● REQUIREMENT
Using the entries below, return word for word the lines from the one containing "Comparative histone H3" up to and including the last.

Saved entries

╭──

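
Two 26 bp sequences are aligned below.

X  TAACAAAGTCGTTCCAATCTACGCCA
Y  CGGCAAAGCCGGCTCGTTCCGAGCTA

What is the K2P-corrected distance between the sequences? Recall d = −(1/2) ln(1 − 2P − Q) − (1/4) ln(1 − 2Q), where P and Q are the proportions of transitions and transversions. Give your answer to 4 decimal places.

Of 26 sites, 10 differences are transitions and 3 are transversions, so P = 10/26 ≈ 0.384615 and Q = 3/26 ≈ 0.115385.
Under the Kimura two-parameter model, d = −½ ln(1 − 2P − Q) − ¼ ln(1 − 2Q).
1 − 2P − Q = 0.115385, giving −½ ln(0.115385) = 1.079740.
1 − 2Q = 0.76923, giving −¼ ln(0.76923) = 0.065591.
d = 1.079740 + 0.065591 = 1.145331.

1.1453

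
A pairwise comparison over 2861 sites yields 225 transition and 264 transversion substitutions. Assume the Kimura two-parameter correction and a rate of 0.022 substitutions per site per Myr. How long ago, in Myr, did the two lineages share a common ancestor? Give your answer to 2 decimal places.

4.42

P = 225/2861 ≈ 0.078644 and Q = 264/2861 ≈ 0.092275.
Under the Kimura two-parameter model, d = −½ ln(1 − 2P − Q) − ¼ ln(1 − 2Q).
1 − 2P − Q = 0.750437, giving −½ ln(0.750437) = 0.143550.
1 − 2Q = 0.81545, giving −¼ ln(0.81545) = 0.051004.
d = 0.143550 + 0.051004 = 0.194554.
Under a molecular clock d = 2μt, so t = d/(2μ) = 0.194554 / (2 × 0.022) = 4.42 Myr.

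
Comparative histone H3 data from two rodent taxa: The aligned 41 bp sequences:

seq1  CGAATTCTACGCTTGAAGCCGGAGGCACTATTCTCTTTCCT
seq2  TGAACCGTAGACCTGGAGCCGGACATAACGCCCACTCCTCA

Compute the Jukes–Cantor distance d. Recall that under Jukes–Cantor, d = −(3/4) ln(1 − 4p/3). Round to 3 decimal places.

The sequences differ at 21 of 41 sites, so p = 21/41 ≈ 0.512195.
d = −(3/4) ln(1 − 4p/3) = −0.75 ln(1 − 0.682927) = −0.75 ln(0.317073)
  = −0.75 × (-1.148623) = 0.861467 substitutions/site.

0.861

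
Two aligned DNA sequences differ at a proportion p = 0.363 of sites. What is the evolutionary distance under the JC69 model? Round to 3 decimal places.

0.496

d = −(3/4) ln(1 − 4p/3) = −0.75 ln(1 − 0.484) = −0.75 ln(0.516)
  = −0.75 × (-0.661649) = 0.496237 substitutions/site.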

╰──

● PROBLEM SOLUTION
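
Comparative histone H3 data from two rodent taxa: The aligned 41 bp sequences:

seq1  CGAATTCTACGCTTGAAGCCGGAGGCACTATTCTCTTTCCT
seq2  TGAACCGTAGACCTGGAGCCGGACATAACGCCCACTCCTCA

Compute the Jukes–Cantor distance d. Recall that under Jukes–Cantor, d = −(3/4) ln(1 − 4p/3). Round to 3 decimal places.

The sequences differ at 21 of 41 sites, so p = 21/41 ≈ 0.512195.
d = −(3/4) ln(1 − 4p/3) = −0.75 ln(1 − 0.682927) = −0.75 ln(0.317073)
  = −0.75 × (-1.148623) = 0.861467 substitutions/site.

0.861

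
Two aligned DNA sequences differ at a proportion p = 0.363 of sites. What is the evolutionary distance under the JC69 model? Round to 3 decimal places.

0.496

d = −(3/4) ln(1 − 4p/3) = −0.75 ln(1 − 0.484) = −0.75 ln(0.516)
  = −0.75 × (-0.661649) = 0.496237 substitutions/site.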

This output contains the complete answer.